* _THE PROBLEM_
After finding the line with "Parking enforcement rule" in the entries below, retype exactly each line from there through the line with "(2) ((NOT disabled", including that final line.

* _THE RECORDS_
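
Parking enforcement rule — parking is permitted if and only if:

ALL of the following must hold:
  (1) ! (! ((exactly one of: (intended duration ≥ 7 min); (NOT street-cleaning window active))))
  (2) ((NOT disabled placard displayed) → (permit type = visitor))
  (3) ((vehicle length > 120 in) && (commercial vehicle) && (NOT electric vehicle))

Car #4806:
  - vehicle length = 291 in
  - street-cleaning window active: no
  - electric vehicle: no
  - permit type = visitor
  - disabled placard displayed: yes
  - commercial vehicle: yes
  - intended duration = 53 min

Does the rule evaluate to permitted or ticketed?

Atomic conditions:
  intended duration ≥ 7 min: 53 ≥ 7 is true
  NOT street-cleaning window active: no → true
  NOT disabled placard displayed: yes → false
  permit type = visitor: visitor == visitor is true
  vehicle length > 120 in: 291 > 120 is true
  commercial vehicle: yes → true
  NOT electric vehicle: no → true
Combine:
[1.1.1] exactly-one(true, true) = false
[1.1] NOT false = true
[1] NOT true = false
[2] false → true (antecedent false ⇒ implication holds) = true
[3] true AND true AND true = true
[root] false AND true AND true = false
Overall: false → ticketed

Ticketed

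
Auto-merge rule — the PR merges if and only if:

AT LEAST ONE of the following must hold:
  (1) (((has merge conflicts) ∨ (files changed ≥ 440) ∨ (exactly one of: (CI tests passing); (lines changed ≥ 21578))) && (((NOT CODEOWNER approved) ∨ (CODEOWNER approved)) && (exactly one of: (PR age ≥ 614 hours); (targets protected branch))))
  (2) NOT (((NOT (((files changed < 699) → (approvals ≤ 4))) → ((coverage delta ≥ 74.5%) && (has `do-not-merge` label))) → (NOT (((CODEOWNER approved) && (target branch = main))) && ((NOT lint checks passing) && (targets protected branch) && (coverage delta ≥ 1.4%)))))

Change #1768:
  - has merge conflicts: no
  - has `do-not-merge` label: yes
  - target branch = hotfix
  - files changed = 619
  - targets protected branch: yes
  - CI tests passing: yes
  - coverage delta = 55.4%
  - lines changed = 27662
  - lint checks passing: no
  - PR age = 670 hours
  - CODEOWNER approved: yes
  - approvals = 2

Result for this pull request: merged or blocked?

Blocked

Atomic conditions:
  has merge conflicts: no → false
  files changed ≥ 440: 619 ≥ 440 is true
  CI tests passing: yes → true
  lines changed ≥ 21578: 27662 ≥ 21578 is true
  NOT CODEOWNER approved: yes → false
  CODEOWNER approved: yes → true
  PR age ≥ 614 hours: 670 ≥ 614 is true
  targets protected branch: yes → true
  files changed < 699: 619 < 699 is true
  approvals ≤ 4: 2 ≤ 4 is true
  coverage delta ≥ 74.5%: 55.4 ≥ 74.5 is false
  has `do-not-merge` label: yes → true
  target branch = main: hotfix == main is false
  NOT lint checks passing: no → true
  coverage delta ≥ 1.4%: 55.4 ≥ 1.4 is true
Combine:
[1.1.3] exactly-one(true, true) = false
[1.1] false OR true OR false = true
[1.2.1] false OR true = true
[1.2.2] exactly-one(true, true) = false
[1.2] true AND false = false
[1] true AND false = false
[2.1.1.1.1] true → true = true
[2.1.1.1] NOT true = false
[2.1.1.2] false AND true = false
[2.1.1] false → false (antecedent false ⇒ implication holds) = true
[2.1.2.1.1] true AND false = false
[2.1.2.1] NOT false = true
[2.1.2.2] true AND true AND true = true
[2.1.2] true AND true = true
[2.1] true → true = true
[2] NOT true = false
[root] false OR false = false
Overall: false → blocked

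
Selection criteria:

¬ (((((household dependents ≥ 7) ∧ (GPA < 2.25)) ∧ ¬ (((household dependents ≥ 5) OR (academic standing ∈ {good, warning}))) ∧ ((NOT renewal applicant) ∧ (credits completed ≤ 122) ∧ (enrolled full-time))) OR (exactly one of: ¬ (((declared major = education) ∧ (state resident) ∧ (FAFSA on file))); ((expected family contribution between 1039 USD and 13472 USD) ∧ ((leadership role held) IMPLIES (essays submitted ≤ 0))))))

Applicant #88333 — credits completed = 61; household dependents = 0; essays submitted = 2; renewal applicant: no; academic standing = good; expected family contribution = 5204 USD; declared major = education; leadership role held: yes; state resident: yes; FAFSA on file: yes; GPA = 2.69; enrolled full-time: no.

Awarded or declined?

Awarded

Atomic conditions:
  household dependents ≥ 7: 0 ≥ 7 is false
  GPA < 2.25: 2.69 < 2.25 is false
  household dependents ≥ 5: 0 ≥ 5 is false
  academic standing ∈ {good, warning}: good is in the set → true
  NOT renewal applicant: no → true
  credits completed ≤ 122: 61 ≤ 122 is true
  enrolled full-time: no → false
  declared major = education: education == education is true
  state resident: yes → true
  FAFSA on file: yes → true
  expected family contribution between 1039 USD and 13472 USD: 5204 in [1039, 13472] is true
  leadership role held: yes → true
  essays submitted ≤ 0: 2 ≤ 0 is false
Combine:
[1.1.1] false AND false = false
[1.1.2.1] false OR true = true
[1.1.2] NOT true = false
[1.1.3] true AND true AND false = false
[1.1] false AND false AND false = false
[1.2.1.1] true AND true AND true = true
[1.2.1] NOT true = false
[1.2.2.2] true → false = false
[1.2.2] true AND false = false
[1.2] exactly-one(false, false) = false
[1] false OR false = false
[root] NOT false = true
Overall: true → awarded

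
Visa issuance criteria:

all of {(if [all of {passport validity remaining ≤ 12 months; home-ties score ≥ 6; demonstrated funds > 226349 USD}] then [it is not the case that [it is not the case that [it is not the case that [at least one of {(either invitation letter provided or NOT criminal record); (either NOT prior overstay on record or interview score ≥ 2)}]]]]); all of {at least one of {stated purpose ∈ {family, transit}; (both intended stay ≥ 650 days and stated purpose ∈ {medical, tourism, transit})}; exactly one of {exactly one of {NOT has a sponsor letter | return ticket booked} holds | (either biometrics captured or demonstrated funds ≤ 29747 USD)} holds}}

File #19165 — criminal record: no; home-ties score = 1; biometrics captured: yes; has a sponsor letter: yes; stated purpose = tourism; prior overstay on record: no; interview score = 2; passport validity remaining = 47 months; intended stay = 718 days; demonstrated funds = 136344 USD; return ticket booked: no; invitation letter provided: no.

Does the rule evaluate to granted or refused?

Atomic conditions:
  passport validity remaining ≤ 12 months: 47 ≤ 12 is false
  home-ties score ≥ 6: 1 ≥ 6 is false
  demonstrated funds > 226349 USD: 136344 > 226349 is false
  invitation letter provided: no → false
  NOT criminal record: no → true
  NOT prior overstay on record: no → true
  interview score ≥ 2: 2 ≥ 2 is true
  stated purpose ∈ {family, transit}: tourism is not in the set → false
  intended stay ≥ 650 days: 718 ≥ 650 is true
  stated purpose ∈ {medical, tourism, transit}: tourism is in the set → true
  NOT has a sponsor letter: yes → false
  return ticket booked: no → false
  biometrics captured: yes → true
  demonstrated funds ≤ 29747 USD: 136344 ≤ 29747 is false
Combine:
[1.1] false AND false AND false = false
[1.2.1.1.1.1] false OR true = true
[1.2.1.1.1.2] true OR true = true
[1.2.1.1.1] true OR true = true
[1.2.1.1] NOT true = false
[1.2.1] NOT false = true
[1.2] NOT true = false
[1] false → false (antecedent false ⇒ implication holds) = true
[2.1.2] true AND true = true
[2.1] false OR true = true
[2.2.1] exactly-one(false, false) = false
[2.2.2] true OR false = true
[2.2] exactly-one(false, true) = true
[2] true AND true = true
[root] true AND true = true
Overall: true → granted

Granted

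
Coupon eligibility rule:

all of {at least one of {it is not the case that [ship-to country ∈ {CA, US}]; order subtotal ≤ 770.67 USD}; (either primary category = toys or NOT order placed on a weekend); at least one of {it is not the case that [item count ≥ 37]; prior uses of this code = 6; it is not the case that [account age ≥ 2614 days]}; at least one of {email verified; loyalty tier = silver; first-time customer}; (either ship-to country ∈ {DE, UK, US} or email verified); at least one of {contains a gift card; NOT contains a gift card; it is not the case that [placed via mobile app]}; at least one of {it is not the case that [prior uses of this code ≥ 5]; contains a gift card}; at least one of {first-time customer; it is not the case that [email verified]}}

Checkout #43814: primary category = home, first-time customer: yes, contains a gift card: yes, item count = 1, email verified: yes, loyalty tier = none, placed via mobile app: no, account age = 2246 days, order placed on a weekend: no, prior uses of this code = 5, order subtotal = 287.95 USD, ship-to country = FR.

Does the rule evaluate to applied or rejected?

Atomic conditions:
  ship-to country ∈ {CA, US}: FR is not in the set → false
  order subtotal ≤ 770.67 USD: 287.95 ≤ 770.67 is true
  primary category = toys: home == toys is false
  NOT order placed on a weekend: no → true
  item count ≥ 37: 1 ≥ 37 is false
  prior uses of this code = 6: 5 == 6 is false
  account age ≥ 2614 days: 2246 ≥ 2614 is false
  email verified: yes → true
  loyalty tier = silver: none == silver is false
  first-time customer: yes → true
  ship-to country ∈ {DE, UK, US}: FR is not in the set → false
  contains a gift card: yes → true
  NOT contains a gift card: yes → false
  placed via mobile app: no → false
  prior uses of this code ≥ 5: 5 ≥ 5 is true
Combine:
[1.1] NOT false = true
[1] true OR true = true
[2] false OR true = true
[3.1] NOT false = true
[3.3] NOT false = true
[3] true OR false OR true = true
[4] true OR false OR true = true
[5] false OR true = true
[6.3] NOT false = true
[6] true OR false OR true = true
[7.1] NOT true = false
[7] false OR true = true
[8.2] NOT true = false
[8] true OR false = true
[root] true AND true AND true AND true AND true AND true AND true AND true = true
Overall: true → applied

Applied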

==

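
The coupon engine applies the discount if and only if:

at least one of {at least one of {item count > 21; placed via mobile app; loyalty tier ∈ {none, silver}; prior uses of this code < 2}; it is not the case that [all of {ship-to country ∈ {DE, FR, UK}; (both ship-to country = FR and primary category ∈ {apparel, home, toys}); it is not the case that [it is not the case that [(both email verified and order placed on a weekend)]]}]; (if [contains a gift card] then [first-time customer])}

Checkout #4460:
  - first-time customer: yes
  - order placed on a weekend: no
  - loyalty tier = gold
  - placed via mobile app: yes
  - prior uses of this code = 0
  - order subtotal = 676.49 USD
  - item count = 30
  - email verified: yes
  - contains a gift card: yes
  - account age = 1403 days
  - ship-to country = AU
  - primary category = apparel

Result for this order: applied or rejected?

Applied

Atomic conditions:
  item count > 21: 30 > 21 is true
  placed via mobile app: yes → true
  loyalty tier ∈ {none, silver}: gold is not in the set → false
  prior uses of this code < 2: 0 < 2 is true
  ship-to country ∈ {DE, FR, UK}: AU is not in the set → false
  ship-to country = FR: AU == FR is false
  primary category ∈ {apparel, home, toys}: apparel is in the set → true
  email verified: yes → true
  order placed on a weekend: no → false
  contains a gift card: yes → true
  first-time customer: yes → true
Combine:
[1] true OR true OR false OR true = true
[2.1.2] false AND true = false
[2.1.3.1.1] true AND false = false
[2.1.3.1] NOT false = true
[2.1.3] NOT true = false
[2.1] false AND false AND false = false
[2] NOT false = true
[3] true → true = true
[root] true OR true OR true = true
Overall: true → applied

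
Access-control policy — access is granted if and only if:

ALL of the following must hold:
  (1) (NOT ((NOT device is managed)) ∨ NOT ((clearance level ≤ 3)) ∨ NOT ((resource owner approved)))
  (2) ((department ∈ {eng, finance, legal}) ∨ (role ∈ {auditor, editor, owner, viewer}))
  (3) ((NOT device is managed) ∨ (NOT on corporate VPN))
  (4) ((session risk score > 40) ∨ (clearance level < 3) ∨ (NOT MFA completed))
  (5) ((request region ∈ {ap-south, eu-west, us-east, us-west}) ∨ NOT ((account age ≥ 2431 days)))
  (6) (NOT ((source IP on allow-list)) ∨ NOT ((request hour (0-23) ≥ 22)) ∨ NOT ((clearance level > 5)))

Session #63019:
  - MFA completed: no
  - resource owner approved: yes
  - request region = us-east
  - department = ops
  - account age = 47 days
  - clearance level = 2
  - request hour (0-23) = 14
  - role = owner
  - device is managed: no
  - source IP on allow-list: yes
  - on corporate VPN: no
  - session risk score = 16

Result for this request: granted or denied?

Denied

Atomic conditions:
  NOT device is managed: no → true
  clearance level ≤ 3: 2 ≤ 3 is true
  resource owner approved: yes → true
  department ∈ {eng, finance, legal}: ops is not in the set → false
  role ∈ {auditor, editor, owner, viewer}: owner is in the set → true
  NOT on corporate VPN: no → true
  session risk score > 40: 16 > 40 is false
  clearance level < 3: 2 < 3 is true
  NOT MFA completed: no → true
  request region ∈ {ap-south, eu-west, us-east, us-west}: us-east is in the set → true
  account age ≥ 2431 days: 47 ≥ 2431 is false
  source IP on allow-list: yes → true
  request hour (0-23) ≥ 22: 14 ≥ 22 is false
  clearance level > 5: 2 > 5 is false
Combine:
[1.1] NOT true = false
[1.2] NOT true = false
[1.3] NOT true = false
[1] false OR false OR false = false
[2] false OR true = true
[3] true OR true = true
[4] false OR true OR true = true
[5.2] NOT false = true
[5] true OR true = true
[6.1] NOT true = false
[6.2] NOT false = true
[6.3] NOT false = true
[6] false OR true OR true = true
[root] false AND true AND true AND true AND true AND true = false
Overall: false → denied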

---

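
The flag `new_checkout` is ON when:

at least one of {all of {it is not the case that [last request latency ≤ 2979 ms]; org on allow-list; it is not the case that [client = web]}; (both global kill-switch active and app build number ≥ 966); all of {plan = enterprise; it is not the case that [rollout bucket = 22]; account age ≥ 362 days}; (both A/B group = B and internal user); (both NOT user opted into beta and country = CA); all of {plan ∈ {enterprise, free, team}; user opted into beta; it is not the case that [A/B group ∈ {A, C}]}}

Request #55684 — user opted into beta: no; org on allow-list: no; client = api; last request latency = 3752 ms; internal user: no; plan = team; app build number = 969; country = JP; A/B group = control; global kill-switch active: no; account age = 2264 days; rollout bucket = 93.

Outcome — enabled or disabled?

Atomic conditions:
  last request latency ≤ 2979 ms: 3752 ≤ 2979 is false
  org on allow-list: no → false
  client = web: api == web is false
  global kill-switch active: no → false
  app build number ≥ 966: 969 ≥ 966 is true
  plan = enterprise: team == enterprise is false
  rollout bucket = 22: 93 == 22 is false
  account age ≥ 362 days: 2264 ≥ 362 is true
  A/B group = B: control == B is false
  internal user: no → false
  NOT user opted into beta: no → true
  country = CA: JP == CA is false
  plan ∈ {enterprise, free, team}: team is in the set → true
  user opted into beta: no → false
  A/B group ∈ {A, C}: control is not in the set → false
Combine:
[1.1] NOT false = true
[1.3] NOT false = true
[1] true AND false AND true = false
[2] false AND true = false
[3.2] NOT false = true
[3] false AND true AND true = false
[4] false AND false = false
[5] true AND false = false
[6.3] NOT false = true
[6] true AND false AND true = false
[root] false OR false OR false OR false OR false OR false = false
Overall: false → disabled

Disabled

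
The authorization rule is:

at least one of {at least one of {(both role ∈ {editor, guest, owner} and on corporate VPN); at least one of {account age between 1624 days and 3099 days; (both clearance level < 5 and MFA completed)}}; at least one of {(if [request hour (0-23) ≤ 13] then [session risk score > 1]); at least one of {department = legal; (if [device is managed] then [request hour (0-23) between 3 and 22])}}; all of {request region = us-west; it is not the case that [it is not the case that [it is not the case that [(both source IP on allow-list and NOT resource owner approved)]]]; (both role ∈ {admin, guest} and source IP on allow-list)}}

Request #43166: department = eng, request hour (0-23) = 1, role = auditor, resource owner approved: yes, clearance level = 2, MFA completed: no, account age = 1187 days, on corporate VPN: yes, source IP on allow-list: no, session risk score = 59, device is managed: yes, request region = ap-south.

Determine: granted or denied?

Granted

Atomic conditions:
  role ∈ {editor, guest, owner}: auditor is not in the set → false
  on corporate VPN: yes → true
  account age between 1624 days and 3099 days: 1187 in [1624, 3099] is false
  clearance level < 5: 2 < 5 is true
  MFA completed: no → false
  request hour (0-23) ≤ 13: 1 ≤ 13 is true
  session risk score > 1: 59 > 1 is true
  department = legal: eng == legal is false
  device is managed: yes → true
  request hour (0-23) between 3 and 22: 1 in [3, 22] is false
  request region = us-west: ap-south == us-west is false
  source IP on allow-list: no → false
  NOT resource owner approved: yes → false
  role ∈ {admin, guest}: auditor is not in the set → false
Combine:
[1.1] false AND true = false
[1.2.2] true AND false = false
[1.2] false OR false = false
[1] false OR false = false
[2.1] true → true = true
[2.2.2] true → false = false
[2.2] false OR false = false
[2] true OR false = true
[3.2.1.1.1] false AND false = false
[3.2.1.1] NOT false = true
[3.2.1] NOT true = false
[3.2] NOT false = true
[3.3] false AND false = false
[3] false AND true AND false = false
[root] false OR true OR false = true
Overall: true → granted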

* _WRITTEN RESPONSE_
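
Parking enforcement rule — parking is permitted if and only if:

ALL of the following must hold:
  (1) ! (! ((exactly one of: (intended duration ≥ 7 min); (NOT street-cleaning window active))))
  (2) ((NOT disabled placard displayed) → (permit type = visitor))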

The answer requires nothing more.